Restate all of the data precisely, omitting nothing.

================

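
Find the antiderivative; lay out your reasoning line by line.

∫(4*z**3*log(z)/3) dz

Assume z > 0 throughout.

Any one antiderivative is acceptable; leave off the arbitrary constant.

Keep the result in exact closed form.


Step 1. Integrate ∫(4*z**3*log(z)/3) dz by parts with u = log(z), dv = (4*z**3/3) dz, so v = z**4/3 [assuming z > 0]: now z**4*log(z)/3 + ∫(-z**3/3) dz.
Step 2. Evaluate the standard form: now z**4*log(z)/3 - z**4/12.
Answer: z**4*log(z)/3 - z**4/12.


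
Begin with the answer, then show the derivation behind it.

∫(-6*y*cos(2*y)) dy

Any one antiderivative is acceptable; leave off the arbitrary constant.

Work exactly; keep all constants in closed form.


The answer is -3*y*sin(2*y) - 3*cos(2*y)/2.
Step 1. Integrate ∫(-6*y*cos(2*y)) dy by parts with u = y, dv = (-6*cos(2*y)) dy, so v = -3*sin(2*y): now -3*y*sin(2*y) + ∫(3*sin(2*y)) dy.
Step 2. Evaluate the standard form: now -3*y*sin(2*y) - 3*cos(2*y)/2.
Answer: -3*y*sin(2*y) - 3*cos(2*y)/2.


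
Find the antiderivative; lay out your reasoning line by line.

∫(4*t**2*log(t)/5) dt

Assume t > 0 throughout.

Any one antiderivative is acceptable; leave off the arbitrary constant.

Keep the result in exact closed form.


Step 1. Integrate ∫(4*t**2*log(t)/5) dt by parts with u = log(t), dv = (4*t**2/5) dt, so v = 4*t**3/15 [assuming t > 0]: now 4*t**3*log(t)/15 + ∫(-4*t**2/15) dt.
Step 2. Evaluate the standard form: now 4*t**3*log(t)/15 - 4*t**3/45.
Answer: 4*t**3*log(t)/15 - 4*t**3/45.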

================

Result for this task:
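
Find the antiderivative; lay out your reasoning line by line.

∫(4*z**3*log(z)/3) dz

Assume z > 0 throughout.

Any one antiderivative is acceptable; leave off the arbitrary constant.

Keep the result in exact closed form.


Step 1. Integrate ∫(4*z**3*log(z)/3) dz by parts with u = log(z), dv = (4*z**3/3) dz, so v = z**4/3 [assuming z > 0]: now z**4*log(z)/3 + ∫(-z**3/3) dz.
Step 2. Evaluate the standard form: now z**4*log(z)/3 - z**4/12.
Answer: z**4*log(z)/3 - z**4/12.


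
Begin with the answer, then show the derivation behind it.

∫(-6*y*cos(2*y)) dy

Any one antiderivative is acceptable; leave off the arbitrary constant.

Work exactly; keep all constants in closed form.


The answer is -3*y*sin(2*y) - 3*cos(2*y)/2.
Step 1. Integrate ∫(-6*y*cos(2*y)) dy by parts with u = y, dv = (-6*cos(2*y)) dy, so v = -3*sin(2*y): now -3*y*sin(2*y) + ∫(3*sin(2*y)) dy.
Step 2. Evaluate the standard form: now -3*y*sin(2*y) - 3*cos(2*y)/2.
Answer: -3*y*sin(2*y) - 3*cos(2*y)/2.


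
Find the antiderivative; lay out your reasoning line by line.

∫(4*t**2*log(t)/5) dt

Assume t > 0 throughout.

Any one antiderivative is acceptable; leave off the arbitrary constant.

Keep the result in exact closed form.


Step 1. Integrate ∫(4*t**2*log(t)/5) dt by parts with u = log(t), dv = (4*t**2/5) dt, so v = 4*t**3/15 [assuming t > 0]: now 4*t**3*log(t)/15 + ∫(-4*t**2/15) dt.
Step 2. Evaluate the standard form: now 4*t**3*log(t)/15 - 4*t**3/45.
Answer: 4*t**3*log(t)/15 - 4*t**3/45.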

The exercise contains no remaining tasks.